- **Required action**:
Tell how many lines in the data hold "total", giving that figure alone.

- **Data supplied**:
·····
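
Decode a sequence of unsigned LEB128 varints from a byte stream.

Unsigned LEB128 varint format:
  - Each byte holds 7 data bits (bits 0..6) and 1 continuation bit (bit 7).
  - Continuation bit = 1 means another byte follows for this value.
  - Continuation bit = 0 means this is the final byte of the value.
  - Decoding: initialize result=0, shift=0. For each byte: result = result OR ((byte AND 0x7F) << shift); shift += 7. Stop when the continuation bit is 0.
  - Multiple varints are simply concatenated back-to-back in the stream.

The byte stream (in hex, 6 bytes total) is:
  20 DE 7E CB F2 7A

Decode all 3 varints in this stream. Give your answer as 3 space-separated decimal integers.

  byte[0]=0x20 cont=0 payload=0x20=32: acc |= 32<<0 -> acc=32 shift=7 [end]
Varint 1: bytes[0:1] = 20 -> value 32 (1 byte(s))
  byte[1]=0xDE cont=1 payload=0x5E=94: acc |= 94<<0 -> acc=94 shift=7
  byte[2]=0x7E cont=0 payload=0x7E=126: acc |= 126<<7 -> acc=16222 shift=14 [end]
Varint 2: bytes[1:3] = DE 7E -> value 16222 (2 byte(s))
  byte[3]=0xCB cont=1 payload=0x4B=75: acc |= 75<<0 -> acc=75 shift=7
  byte[4]=0xF2 cont=1 payload=0x72=114: acc |= 114<<7 -> acc=14667 shift=14
  byte[5]=0x7A cont=0 payload=0x7A=122: acc |= 122<<14 -> acc=2013515 shift=21 [end]
Varint 3: bytes[3:6] = CB F2 7A -> value 2013515 (3 byte(s))

Answer: 32 16222 2013515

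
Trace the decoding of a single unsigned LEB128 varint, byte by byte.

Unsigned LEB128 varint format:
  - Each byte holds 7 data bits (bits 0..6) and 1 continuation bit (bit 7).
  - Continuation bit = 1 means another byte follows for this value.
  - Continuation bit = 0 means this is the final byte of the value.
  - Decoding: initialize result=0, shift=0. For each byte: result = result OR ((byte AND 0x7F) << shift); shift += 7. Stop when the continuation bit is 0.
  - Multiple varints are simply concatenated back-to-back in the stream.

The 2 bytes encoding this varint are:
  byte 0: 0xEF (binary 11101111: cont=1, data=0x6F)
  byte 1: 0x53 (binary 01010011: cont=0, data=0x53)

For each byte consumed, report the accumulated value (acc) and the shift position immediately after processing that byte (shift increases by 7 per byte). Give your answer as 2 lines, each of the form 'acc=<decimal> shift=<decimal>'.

Answer: acc=111 shift=7
acc=10735 shift=14

Derivation:
byte 0=0xEF: payload=0x6F=111, contrib = 111<<0 = 111; acc -> 111, shift -> 7
byte 1=0x53: payload=0x53=83, contrib = 83<<7 = 10624; acc -> 10735, shift -> 14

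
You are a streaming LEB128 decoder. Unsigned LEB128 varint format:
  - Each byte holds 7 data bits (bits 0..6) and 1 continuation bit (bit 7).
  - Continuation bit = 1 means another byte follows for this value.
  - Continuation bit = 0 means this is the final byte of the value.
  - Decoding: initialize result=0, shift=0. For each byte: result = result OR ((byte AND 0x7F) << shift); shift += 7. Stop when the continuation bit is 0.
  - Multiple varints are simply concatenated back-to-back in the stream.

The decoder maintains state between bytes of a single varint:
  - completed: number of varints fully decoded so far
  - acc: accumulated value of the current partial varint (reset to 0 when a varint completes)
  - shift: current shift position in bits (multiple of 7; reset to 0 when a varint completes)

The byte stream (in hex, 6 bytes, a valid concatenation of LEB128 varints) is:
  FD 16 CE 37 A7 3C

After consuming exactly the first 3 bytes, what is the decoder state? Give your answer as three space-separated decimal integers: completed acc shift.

byte[0]=0xFD cont=1 payload=0x7D: acc |= 125<<0 -> completed=0 acc=125 shift=7
byte[1]=0x16 cont=0 payload=0x16: varint #1 complete (value=2941); reset -> completed=1 acc=0 shift=0
byte[2]=0xCE cont=1 payload=0x4E: acc |= 78<<0 -> completed=1 acc=78 shift=7

Answer: 1 78 7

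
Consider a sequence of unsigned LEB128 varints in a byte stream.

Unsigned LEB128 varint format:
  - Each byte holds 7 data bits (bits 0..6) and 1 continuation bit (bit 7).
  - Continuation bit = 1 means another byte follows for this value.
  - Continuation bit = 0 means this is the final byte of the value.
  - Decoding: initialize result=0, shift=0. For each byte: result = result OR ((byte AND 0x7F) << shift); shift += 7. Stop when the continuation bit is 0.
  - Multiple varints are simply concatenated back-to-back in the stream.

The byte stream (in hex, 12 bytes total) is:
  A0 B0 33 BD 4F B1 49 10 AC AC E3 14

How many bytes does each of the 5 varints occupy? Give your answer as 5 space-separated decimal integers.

  byte[0]=0xA0 cont=1 payload=0x20=32: acc |= 32<<0 -> acc=32 shift=7
  byte[1]=0xB0 cont=1 payload=0x30=48: acc |= 48<<7 -> acc=6176 shift=14
  byte[2]=0x33 cont=0 payload=0x33=51: acc |= 51<<14 -> acc=841760 shift=21 [end]
Varint 1: bytes[0:3] = A0 B0 33 -> value 841760 (3 byte(s))
  byte[3]=0xBD cont=1 payload=0x3D=61: acc |= 61<<0 -> acc=61 shift=7
  byte[4]=0x4F cont=0 payload=0x4F=79: acc |= 79<<7 -> acc=10173 shift=14 [end]
Varint 2: bytes[3:5] = BD 4F -> value 10173 (2 byte(s))
  byte[5]=0xB1 cont=1 payload=0x31=49: acc |= 49<<0 -> acc=49 shift=7
  byte[6]=0x49 cont=0 payload=0x49=73: acc |= 73<<7 -> acc=9393 shift=14 [end]
Varint 3: bytes[5:7] = B1 49 -> value 9393 (2 byte(s))
  byte[7]=0x10 cont=0 payload=0x10=16: acc |= 16<<0 -> acc=16 shift=7 [end]
Varint 4: bytes[7:8] = 10 -> value 16 (1 byte(s))
  byte[8]=0xAC cont=1 payload=0x2C=44: acc |= 44<<0 -> acc=44 shift=7
  byte[9]=0xAC cont=1 payload=0x2C=44: acc |= 44<<7 -> acc=5676 shift=14
  byte[10]=0xE3 cont=1 payload=0x63=99: acc |= 99<<14 -> acc=1627692 shift=21
  byte[11]=0x14 cont=0 payload=0x14=20: acc |= 20<<21 -> acc=43570732 shift=28 [end]
Varint 5: bytes[8:12] = AC AC E3 14 -> value 43570732 (4 byte(s))

Answer: 3 2 2 1 4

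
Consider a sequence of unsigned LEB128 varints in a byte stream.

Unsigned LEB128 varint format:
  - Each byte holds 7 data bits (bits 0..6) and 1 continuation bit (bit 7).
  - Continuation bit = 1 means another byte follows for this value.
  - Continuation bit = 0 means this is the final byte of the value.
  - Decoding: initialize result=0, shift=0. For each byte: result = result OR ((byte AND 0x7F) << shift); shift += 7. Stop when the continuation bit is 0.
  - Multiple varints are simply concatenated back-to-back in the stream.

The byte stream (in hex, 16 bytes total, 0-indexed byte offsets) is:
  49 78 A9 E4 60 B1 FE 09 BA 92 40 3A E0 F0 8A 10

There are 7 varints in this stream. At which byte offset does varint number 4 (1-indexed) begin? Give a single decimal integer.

  byte[0]=0x49 cont=0 payload=0x49=73: acc |= 73<<0 -> acc=73 shift=7 [end]
Varint 1: bytes[0:1] = 49 -> value 73 (1 byte(s))
  byte[1]=0x78 cont=0 payload=0x78=120: acc |= 120<<0 -> acc=120 shift=7 [end]
Varint 2: bytes[1:2] = 78 -> value 120 (1 byte(s))
  byte[2]=0xA9 cont=1 payload=0x29=41: acc |= 41<<0 -> acc=41 shift=7
  byte[3]=0xE4 cont=1 payload=0x64=100: acc |= 100<<7 -> acc=12841 shift=14
  byte[4]=0x60 cont=0 payload=0x60=96: acc |= 96<<14 -> acc=1585705 shift=21 [end]
Varint 3: bytes[2:5] = A9 E4 60 -> value 1585705 (3 byte(s))
  byte[5]=0xB1 cont=1 payload=0x31=49: acc |= 49<<0 -> acc=49 shift=7
  byte[6]=0xFE cont=1 payload=0x7E=126: acc |= 126<<7 -> acc=16177 shift=14
  byte[7]=0x09 cont=0 payload=0x09=9: acc |= 9<<14 -> acc=163633 shift=21 [end]
Varint 4: bytes[5:8] = B1 FE 09 -> value 163633 (3 byte(s))
  byte[8]=0xBA cont=1 payload=0x3A=58: acc |= 58<<0 -> acc=58 shift=7
  byte[9]=0x92 cont=1 payload=0x12=18: acc |= 18<<7 -> acc=2362 shift=14
  byte[10]=0x40 cont=0 payload=0x40=64: acc |= 64<<14 -> acc=1050938 shift=21 [end]
Varint 5: bytes[8:11] = BA 92 40 -> value 1050938 (3 byte(s))
  byte[11]=0x3A cont=0 payload=0x3A=58: acc |= 58<<0 -> acc=58 shift=7 [end]
Varint 6: bytes[11:12] = 3A -> value 58 (1 byte(s))
  byte[12]=0xE0 cont=1 payload=0x60=96: acc |= 96<<0 -> acc=96 shift=7
  byte[13]=0xF0 cont=1 payload=0x70=112: acc |= 112<<7 -> acc=14432 shift=14
  byte[14]=0x8A cont=1 payload=0x0A=10: acc |= 10<<14 -> acc=178272 shift=21
  byte[15]=0x10 cont=0 payload=0x10=16: acc |= 16<<21 -> acc=33732704 shift=28 [end]
Varint 7: bytes[12:16] = E0 F0 8A 10 -> value 33732704 (4 byte(s))

Answer: 5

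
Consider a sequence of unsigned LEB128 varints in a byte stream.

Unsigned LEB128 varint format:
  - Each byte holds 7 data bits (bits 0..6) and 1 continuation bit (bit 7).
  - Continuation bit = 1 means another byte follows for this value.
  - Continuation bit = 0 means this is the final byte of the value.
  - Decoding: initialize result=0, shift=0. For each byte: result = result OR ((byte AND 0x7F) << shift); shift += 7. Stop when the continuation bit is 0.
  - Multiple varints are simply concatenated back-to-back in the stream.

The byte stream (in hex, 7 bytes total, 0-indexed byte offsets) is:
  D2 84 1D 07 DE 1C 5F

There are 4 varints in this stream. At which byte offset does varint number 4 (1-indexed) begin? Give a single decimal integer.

Answer: 6

Derivation:
  byte[0]=0xD2 cont=1 payload=0x52=82: acc |= 82<<0 -> acc=82 shift=7
  byte[1]=0x84 cont=1 payload=0x04=4: acc |= 4<<7 -> acc=594 shift=14
  byte[2]=0x1D cont=0 payload=0x1D=29: acc |= 29<<14 -> acc=475730 shift=21 [end]
Varint 1: bytes[0:3] = D2 84 1D -> value 475730 (3 byte(s))
  byte[3]=0x07 cont=0 payload=0x07=7: acc |= 7<<0 -> acc=7 shift=7 [end]
Varint 2: bytes[3:4] = 07 -> value 7 (1 byte(s))
  byte[4]=0xDE cont=1 payload=0x5E=94: acc |= 94<<0 -> acc=94 shift=7
  byte[5]=0x1C cont=0 payload=0x1C=28: acc |= 28<<7 -> acc=3678 shift=14 [end]
Varint 3: bytes[4:6] = DE 1C -> value 3678 (2 byte(s))
  byte[6]=0x5F cont=0 payload=0x5F=95: acc |= 95<<0 -> acc=95 shift=7 [end]
Varint 4: bytes[6:7] = 5F -> value 95 (1 byte(s))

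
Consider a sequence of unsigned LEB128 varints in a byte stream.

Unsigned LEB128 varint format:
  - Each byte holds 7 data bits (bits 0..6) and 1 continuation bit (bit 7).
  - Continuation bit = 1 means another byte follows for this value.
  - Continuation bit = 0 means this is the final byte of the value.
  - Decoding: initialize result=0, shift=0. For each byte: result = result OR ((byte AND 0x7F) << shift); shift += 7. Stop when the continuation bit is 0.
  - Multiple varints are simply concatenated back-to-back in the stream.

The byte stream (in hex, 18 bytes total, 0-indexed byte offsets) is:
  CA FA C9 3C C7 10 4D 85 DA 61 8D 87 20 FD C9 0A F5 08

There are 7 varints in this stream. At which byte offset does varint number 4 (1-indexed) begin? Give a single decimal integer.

  byte[0]=0xCA cont=1 payload=0x4A=74: acc |= 74<<0 -> acc=74 shift=7
  byte[1]=0xFA cont=1 payload=0x7A=122: acc |= 122<<7 -> acc=15690 shift=14
  byte[2]=0xC9 cont=1 payload=0x49=73: acc |= 73<<14 -> acc=1211722 shift=21
  byte[3]=0x3C cont=0 payload=0x3C=60: acc |= 60<<21 -> acc=127040842 shift=28 [end]
Varint 1: bytes[0:4] = CA FA C9 3C -> value 127040842 (4 byte(s))
  byte[4]=0xC7 cont=1 payload=0x47=71: acc |= 71<<0 -> acc=71 shift=7
  byte[5]=0x10 cont=0 payload=0x10=16: acc |= 16<<7 -> acc=2119 shift=14 [end]
Varint 2: bytes[4:6] = C7 10 -> value 2119 (2 byte(s))
  byte[6]=0x4D cont=0 payload=0x4D=77: acc |= 77<<0 -> acc=77 shift=7 [end]
Varint 3: bytes[6:7] = 4D -> value 77 (1 byte(s))
  byte[7]=0x85 cont=1 payload=0x05=5: acc |= 5<<0 -> acc=5 shift=7
  byte[8]=0xDA cont=1 payload=0x5A=90: acc |= 90<<7 -> acc=11525 shift=14
  byte[9]=0x61 cont=0 payload=0x61=97: acc |= 97<<14 -> acc=1600773 shift=21 [end]
Varint 4: bytes[7:10] = 85 DA 61 -> value 1600773 (3 byte(s))
  byte[10]=0x8D cont=1 payload=0x0D=13: acc |= 13<<0 -> acc=13 shift=7
  byte[11]=0x87 cont=1 payload=0x07=7: acc |= 7<<7 -> acc=909 shift=14
  byte[12]=0x20 cont=0 payload=0x20=32: acc |= 32<<14 -> acc=525197 shift=21 [end]
Varint 5: bytes[10:13] = 8D 87 20 -> value 525197 (3 byte(s))
  byte[13]=0xFD cont=1 payload=0x7D=125: acc |= 125<<0 -> acc=125 shift=7
  byte[14]=0xC9 cont=1 payload=0x49=73: acc |= 73<<7 -> acc=9469 shift=14
  byte[15]=0x0A cont=0 payload=0x0A=10: acc |= 10<<14 -> acc=173309 shift=21 [end]
Varint 6: bytes[13:16] = FD C9 0A -> value 173309 (3 byte(s))
  byte[16]=0xF5 cont=1 payload=0x75=117: acc |= 117<<0 -> acc=117 shift=7
  byte[17]=0x08 cont=0 payload=0x08=8: acc |= 8<<7 -> acc=1141 shift=14 [end]
Varint 7: bytes[16:18] = F5 08 -> value 1141 (2 byte(s))

Answer: 7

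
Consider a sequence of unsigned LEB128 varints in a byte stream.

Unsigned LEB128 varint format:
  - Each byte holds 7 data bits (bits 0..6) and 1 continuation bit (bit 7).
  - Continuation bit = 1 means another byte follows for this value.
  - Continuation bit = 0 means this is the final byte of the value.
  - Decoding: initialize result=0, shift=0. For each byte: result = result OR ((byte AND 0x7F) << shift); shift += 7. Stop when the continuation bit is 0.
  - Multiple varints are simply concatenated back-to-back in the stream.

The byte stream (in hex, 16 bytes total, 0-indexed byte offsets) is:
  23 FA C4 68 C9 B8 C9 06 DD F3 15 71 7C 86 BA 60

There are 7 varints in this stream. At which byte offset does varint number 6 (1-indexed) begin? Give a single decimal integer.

Answer: 12

Derivation:
  byte[0]=0x23 cont=0 payload=0x23=35: acc |= 35<<0 -> acc=35 shift=7 [end]
Varint 1: bytes[0:1] = 23 -> value 35 (1 byte(s))
  byte[1]=0xFA cont=1 payload=0x7A=122: acc |= 122<<0 -> acc=122 shift=7
  byte[2]=0xC4 cont=1 payload=0x44=68: acc |= 68<<7 -> acc=8826 shift=14
  byte[3]=0x68 cont=0 payload=0x68=104: acc |= 104<<14 -> acc=1712762 shift=21 [end]
Varint 2: bytes[1:4] = FA C4 68 -> value 1712762 (3 byte(s))
  byte[4]=0xC9 cont=1 payload=0x49=73: acc |= 73<<0 -> acc=73 shift=7
  byte[5]=0xB8 cont=1 payload=0x38=56: acc |= 56<<7 -> acc=7241 shift=14
  byte[6]=0xC9 cont=1 payload=0x49=73: acc |= 73<<14 -> acc=1203273 shift=21
  byte[7]=0x06 cont=0 payload=0x06=6: acc |= 6<<21 -> acc=13786185 shift=28 [end]
Varint 3: bytes[4:8] = C9 B8 C9 06 -> value 13786185 (4 byte(s))
  byte[8]=0xDD cont=1 payload=0x5D=93: acc |= 93<<0 -> acc=93 shift=7
  byte[9]=0xF3 cont=1 payload=0x73=115: acc |= 115<<7 -> acc=14813 shift=14
  byte[10]=0x15 cont=0 payload=0x15=21: acc |= 21<<14 -> acc=358877 shift=21 [end]
Varint 4: bytes[8:11] = DD F3 15 -> value 358877 (3 byte(s))
  byte[11]=0x71 cont=0 payload=0x71=113: acc |= 113<<0 -> acc=113 shift=7 [end]
Varint 5: bytes[11:12] = 71 -> value 113 (1 byte(s))
  byte[12]=0x7C cont=0 payload=0x7C=124: acc |= 124<<0 -> acc=124 shift=7 [end]
Varint 6: bytes[12:13] = 7C -> value 124 (1 byte(s))
  byte[13]=0x86 cont=1 payload=0x06=6: acc |= 6<<0 -> acc=6 shift=7
  byte[14]=0xBA cont=1 payload=0x3A=58: acc |= 58<<7 -> acc=7430 shift=14
  byte[15]=0x60 cont=0 payload=0x60=96: acc |= 96<<14 -> acc=1580294 shift=21 [end]
Varint 7: bytes[13:16] = 86 BA 60 -> value 1580294 (3 byte(s))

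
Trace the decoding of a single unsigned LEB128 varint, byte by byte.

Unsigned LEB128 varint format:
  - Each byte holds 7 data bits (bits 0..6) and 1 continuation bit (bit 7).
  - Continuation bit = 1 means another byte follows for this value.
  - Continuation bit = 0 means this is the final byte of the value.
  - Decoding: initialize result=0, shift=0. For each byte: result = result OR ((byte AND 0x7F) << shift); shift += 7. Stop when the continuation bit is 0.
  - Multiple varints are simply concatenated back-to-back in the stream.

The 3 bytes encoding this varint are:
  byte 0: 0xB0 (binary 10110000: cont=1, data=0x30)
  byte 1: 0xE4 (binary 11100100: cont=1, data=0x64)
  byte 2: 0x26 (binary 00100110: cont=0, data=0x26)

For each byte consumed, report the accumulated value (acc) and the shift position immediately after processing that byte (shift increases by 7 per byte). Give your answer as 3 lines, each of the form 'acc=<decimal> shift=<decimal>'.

byte 0=0xB0: payload=0x30=48, contrib = 48<<0 = 48; acc -> 48, shift -> 7
byte 1=0xE4: payload=0x64=100, contrib = 100<<7 = 12800; acc -> 12848, shift -> 14
byte 2=0x26: payload=0x26=38, contrib = 38<<14 = 622592; acc -> 635440, shift -> 21

Answer: acc=48 shift=7
acc=12848 shift=14
acc=635440 shift=21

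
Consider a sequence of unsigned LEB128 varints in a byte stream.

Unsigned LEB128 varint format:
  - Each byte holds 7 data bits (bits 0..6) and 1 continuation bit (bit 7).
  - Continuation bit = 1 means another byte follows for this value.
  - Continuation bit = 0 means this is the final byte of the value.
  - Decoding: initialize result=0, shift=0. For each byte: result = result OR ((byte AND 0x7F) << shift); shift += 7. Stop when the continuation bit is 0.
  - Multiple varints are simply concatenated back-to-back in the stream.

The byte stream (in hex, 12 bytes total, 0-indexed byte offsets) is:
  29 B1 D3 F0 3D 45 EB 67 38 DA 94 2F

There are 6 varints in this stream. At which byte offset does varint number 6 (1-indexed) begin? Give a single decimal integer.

  byte[0]=0x29 cont=0 payload=0x29=41: acc |= 41<<0 -> acc=41 shift=7 [end]
Varint 1: bytes[0:1] = 29 -> value 41 (1 byte(s))
  byte[1]=0xB1 cont=1 payload=0x31=49: acc |= 49<<0 -> acc=49 shift=7
  byte[2]=0xD3 cont=1 payload=0x53=83: acc |= 83<<7 -> acc=10673 shift=14
  byte[3]=0xF0 cont=1 payload=0x70=112: acc |= 112<<14 -> acc=1845681 shift=21
  byte[4]=0x3D cont=0 payload=0x3D=61: acc |= 61<<21 -> acc=129771953 shift=28 [end]
Varint 2: bytes[1:5] = B1 D3 F0 3D -> value 129771953 (4 byte(s))
  byte[5]=0x45 cont=0 payload=0x45=69: acc |= 69<<0 -> acc=69 shift=7 [end]
Varint 3: bytes[5:6] = 45 -> value 69 (1 byte(s))
  byte[6]=0xEB cont=1 payload=0x6B=107: acc |= 107<<0 -> acc=107 shift=7
  byte[7]=0x67 cont=0 payload=0x67=103: acc |= 103<<7 -> acc=13291 shift=14 [end]
Varint 4: bytes[6:8] = EB 67 -> value 13291 (2 byte(s))
  byte[8]=0x38 cont=0 payload=0x38=56: acc |= 56<<0 -> acc=56 shift=7 [end]
Varint 5: bytes[8:9] = 38 -> value 56 (1 byte(s))
  byte[9]=0xDA cont=1 payload=0x5A=90: acc |= 90<<0 -> acc=90 shift=7
  byte[10]=0x94 cont=1 payload=0x14=20: acc |= 20<<7 -> acc=2650 shift=14
  byte[11]=0x2F cont=0 payload=0x2F=47: acc |= 47<<14 -> acc=772698 shift=21 [end]
Varint 6: bytes[9:12] = DA 94 2F -> value 772698 (3 byte(s))

Answer: 9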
·····
- **Solution for this task**:
7